Required work: Which lines of the data contain the string "road"? Copy every one of them.

Provided entries:
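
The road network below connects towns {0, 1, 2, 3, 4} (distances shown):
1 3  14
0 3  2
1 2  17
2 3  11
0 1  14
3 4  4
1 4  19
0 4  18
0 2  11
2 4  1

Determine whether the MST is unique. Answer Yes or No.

Kruskal's algorithm — process edges by increasing weight (ties by edge label):
2 4 (1): add. Components now {0} {1} {2,4} {3}
0 3 (2): add. Components now {0,3} {1} {2,4}
3 4 (4): add. Components now {0,2,3,4} {1}
0 2 (11): skip — 0 and 2 already connected.
2 3 (11): skip — 2 and 3 already connected.
0 1 (14): add. Components now {0,1,2,3,4}
Non-tree edge 1 3 has weight 14, equal to the heaviest edge on its tree cycle — swapping gives another MST of the same weight. Not unique.

No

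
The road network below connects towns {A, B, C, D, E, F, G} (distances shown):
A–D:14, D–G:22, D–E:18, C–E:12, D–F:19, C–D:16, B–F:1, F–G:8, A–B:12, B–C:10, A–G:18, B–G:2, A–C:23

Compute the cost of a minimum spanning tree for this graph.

51

Sort edges by weight, then run Kruskal:
B–F (1): add — endpoints in different components.
B–G (2): add — endpoints in different components.
F–G (8): skip — F and G already connected.
B–C (10): add — endpoints in different components.
A–B (12): add — endpoints in different components.
C–E (12): add — endpoints in different components.
A–D (14): add — endpoints in different components.
MST edges: B–F, B–G, B–C, A–B, C–E, A–D; total weight 1+2+10+12+12+14 = 51.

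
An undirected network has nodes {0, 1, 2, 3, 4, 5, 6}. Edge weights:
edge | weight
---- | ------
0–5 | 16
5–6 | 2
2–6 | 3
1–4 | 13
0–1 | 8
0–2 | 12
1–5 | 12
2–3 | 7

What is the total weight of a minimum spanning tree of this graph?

Prim, starting at 1.
Step 1: frontier [0–1 8, 1–5 12, 1–4 13] → take 0–1 (8); add 0.
Step 2: frontier [0–2 12, 0–5 16, 1–5 12, 1–4 13] → take 0–2 (12); add 2.
Step 3: frontier [0–5 16, 1–5 12, 1–4 13, 2–6 3, 2–3 7] → take 2–6 (3); add 6.
Step 4: frontier [0–5 16, 1–5 12, 1–4 13, 2–3 7, 5–6 2] → take 5–6 (2); add 5.
Step 5: frontier [1–4 13, 2–3 7] → take 2–3 (7); add 3.
Step 6: frontier [1–4 13] → take 1–4 (13); add 4.
MST edges: 0–1, 0–2, 2–6, 5–6, 2–3, 1–4; total weight 8+12+3+2+7+13 = 45.

45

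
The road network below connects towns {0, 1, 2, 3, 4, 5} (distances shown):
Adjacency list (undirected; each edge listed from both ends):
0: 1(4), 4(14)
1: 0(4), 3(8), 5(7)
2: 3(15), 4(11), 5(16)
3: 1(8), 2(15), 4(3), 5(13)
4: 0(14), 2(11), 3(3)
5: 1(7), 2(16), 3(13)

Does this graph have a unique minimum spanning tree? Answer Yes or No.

Kruskal's algorithm — process edges by increasing weight (ties by edge label):
3-4 (3): add — endpoints in different components.
0-1 (4): add — endpoints in different components.
1-5 (7): add — endpoints in different components.
1-3 (8): add — endpoints in different components.
2-4 (11): add — endpoints in different components.
Every non-tree edge has weight strictly greater than the heaviest edge on the tree path between its endpoints, so the MST is unique.

Yes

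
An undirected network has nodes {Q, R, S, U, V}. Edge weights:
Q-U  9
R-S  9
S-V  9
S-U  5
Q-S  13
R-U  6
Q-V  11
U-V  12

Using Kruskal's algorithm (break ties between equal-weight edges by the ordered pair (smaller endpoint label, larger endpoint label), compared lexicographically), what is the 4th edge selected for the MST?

Sort edges by weight, then run Kruskal:
S-U (5): add — endpoints in different components.
R-U (6): add — endpoints in different components.
Q-U (9): add — endpoints in different components.
R-S (9): skip — S and R already connected.
S-V (9): add — endpoints in different components.
The 4th edge added is S-V.

S-V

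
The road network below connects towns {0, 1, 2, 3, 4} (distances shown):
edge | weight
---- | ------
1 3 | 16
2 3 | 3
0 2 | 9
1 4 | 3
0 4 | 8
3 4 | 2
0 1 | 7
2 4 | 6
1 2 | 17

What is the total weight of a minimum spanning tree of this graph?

Prim's algorithm from 3:
Step 1: cheapest edge leaving the tree is 3 4 (2); add 4.
Step 2: cheapest edge leaving the tree is 1 4 (3); add 1.
Step 3: cheapest edge leaving the tree is 2 3 (3); add 2.
Step 4: cheapest edge leaving the tree is 0 1 (7); add 0.
MST edges: 3 4, 1 4, 2 3, 0 1; total weight 2+3+3+7 = 15.

15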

Answer for the task:
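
The road network below connects towns {0, 1, 2, 3, 4} (distances shown):
The road network below connects towns {A, B, C, D, E, F, G} (distances shown):
The road network below connects towns {0, 1, 2, 3, 4, 5} (distances shown):
The road network below connects towns {0, 1, 2, 3, 4} (distances shown):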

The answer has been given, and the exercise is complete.